YOUR ASSIGNMENT: Every record below should be printed exactly as it appears.
(RECORDS TO PROCESS begins)
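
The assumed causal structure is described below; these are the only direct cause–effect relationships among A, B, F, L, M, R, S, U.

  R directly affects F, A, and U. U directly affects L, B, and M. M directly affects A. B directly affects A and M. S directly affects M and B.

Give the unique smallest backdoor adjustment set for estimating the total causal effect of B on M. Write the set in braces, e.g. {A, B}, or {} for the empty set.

Variables eligible for adjustment (non-descendants of B, excluding B and M): {F, L, R, S, U}.
Backdoor paths from B to M:
  P1: B <- U <- R -> A <- M
  P2: B <- U -> M
  P3: B <- S -> M
The empty set is not sufficient: P2 (B <- U -> M) has no collider blocking it and no conditioned non-collider, so it is open.
Try {S, U}:
  P1: blocked at chain node U ∈ conditioning set.
  P2: blocked at fork node U ∈ conditioning set.
  P3: blocked at fork node S ∈ conditioning set.
{S, U} contains no descendant of B and blocks every backdoor path.
Every element of {S, U} is needed (dropping S leaves P3 open; dropping U leaves P2 open), so no proper subset is valid.
Among all size-2 subsets of the eligible variables, only {S, U} blocks every backdoor path, so it is the unique smallest valid adjustment set.

{S, U}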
(RECORDS TO PROCESS ends)
RESPONSE:
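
The assumed causal structure is described below; these are the only direct cause–effect relationships among A, B, F, L, M, R, S, U.

  R directly affects F, A, and U. U directly affects L, B, and M. M directly affects A. B directly affects A and M. S directly affects M and B.

Give the unique smallest backdoor adjustment set for estimating the total causal effect of B on M. Write the set in braces, e.g. {A, B}, or {} for the empty set.

Variables eligible for adjustment (non-descendants of B, excluding B and M): {F, L, R, S, U}.
Backdoor paths from B to M:
  P1: B <- U <- R -> A <- M
  P2: B <- U -> M
  P3: B <- S -> M
The empty set is not sufficient: P2 (B <- U -> M) has no collider blocking it and no conditioned non-collider, so it is open.
Try {S, U}:
  P1: blocked at chain node U ∈ conditioning set.
  P2: blocked at fork node U ∈ conditioning set.
  P3: blocked at fork node S ∈ conditioning set.
{S, U} contains no descendant of B and blocks every backdoor path.
Every element of {S, U} is needed (dropping S leaves P3 open; dropping U leaves P2 open), so no proper subset is valid.
Among all size-2 subsets of the eligible variables, only {S, U} blocks every backdoor path, so it is the unique smallest valid adjustment set.

{S, U}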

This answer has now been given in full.